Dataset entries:
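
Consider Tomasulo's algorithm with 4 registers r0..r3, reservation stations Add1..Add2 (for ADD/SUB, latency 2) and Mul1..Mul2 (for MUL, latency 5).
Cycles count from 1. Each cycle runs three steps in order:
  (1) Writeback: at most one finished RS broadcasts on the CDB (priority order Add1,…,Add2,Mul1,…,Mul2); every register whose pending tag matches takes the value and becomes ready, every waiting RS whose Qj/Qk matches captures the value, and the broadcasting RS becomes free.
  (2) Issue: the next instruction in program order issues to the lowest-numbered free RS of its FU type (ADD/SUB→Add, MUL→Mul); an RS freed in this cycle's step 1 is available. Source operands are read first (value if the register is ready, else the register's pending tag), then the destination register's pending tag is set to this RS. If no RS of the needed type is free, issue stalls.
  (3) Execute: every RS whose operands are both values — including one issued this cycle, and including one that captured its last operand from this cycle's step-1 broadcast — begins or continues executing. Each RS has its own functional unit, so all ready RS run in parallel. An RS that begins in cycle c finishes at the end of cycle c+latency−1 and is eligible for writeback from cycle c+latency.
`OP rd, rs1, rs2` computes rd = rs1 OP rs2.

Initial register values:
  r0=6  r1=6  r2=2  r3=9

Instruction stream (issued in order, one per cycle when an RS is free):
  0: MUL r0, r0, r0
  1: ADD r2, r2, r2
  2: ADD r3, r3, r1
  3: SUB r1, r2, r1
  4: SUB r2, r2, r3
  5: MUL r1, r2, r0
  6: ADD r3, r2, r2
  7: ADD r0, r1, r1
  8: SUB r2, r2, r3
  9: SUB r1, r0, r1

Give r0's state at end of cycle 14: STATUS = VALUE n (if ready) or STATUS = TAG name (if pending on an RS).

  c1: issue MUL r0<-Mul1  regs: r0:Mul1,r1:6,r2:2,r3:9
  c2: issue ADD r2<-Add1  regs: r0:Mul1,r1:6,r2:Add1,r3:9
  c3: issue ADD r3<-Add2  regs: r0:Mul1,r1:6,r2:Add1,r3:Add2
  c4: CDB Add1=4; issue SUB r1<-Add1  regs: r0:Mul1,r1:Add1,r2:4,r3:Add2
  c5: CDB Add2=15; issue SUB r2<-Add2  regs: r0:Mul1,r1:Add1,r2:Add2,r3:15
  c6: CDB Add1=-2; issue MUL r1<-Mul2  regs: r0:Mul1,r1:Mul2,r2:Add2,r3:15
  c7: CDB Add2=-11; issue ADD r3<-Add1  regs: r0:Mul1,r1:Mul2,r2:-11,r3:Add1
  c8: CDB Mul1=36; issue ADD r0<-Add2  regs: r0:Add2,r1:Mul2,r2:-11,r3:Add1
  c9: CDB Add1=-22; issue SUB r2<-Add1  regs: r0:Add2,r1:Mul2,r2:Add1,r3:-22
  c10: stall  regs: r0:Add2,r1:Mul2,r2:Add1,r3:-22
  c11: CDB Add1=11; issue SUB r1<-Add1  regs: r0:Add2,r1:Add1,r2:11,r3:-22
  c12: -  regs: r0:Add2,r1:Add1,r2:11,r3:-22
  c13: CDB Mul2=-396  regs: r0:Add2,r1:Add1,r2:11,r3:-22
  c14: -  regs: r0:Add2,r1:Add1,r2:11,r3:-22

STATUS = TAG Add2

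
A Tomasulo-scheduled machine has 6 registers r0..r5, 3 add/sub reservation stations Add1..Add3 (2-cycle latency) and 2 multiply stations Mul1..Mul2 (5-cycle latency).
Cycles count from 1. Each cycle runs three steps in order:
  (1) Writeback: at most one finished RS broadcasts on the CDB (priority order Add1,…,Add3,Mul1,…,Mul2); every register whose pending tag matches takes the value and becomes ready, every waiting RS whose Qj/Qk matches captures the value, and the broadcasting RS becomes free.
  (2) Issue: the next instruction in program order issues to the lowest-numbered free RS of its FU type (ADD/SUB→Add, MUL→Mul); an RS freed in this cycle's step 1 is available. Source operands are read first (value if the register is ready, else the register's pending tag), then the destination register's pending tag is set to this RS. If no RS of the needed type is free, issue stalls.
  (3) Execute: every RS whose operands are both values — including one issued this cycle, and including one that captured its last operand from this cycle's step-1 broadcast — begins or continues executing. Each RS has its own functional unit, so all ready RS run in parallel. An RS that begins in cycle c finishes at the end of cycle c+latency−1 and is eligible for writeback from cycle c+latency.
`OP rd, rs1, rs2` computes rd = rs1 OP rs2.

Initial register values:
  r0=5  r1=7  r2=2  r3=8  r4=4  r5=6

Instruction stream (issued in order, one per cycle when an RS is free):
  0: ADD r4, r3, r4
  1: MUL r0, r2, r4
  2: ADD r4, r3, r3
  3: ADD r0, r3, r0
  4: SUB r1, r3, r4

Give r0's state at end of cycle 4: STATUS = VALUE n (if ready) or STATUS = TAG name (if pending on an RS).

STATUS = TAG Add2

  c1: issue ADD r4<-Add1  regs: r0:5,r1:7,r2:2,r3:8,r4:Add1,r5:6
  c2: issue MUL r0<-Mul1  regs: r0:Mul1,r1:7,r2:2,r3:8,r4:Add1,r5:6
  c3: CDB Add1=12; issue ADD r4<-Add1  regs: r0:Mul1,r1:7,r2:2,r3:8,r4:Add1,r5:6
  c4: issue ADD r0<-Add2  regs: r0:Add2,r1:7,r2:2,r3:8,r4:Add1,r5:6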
* * *
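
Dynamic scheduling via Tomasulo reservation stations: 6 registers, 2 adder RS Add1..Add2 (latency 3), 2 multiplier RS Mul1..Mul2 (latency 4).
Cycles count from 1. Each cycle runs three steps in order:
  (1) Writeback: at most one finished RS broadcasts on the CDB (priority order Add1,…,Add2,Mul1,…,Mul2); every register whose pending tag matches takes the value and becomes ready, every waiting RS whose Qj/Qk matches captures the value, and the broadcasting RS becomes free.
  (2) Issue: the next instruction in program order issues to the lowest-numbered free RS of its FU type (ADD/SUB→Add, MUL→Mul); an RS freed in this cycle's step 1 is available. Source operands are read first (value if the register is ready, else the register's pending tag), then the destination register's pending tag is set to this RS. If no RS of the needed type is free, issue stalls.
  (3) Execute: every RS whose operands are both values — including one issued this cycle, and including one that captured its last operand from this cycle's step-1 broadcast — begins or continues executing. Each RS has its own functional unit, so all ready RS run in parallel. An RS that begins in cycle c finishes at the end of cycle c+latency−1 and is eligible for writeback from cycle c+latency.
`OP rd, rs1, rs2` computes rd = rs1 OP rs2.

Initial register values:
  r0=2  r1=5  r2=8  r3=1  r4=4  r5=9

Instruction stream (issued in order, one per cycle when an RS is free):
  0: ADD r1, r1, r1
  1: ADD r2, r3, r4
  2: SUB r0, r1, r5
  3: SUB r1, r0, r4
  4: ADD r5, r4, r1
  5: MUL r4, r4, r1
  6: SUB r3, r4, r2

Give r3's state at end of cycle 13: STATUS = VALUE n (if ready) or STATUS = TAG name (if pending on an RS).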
==
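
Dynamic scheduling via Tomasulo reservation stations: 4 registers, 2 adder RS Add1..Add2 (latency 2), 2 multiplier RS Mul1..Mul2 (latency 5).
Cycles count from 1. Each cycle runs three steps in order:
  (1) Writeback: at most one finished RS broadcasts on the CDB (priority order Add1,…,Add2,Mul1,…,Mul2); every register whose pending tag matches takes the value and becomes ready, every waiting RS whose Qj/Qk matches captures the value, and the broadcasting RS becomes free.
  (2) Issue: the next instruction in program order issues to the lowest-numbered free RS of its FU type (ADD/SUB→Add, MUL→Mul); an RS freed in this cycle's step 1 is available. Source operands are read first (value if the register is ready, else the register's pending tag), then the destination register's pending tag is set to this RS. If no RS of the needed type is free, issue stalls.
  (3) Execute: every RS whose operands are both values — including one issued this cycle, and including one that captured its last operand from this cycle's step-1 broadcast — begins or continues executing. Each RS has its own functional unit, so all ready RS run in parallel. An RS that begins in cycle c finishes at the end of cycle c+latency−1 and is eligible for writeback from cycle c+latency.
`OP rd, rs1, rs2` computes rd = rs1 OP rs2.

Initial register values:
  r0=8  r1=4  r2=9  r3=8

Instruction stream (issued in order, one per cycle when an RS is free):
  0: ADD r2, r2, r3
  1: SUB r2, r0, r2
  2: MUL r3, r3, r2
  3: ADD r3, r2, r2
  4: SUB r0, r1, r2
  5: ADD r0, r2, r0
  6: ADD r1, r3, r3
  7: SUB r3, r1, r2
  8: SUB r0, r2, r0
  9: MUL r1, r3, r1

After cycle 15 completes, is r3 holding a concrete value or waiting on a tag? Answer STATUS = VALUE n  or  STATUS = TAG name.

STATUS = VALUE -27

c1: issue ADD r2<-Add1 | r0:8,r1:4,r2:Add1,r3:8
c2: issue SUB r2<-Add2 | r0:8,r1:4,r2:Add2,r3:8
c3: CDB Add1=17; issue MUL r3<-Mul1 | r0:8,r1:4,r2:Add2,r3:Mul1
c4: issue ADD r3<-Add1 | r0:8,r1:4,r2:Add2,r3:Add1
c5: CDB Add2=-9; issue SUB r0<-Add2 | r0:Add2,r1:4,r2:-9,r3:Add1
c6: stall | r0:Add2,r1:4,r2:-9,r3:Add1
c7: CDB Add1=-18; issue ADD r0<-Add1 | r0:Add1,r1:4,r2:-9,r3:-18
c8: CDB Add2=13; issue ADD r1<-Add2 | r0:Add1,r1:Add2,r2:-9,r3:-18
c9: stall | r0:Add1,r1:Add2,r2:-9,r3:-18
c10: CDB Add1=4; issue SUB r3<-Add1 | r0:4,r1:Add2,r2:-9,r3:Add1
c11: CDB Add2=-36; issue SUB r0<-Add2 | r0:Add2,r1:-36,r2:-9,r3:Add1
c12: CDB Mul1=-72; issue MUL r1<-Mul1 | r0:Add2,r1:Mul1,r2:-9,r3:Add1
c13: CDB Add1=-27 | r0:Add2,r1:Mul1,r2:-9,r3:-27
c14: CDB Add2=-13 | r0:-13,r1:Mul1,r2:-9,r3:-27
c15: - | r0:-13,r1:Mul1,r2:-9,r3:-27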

§ **WHAT TO DO**
Copy every line of the records above that holds the word "adder".

§ **RESPONSE BOX**
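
Dynamic scheduling via Tomasulo reservation stations: 6 registers, 2 adder RS Add1..Add2 (latency 3), 2 multiplier RS Mul1..Mul2 (latency 4).
Dynamic scheduling via Tomasulo reservation stations: 4 registers, 2 adder RS Add1..Add2 (latency 2), 2 multiplier RS Mul1..Mul2 (latency 5).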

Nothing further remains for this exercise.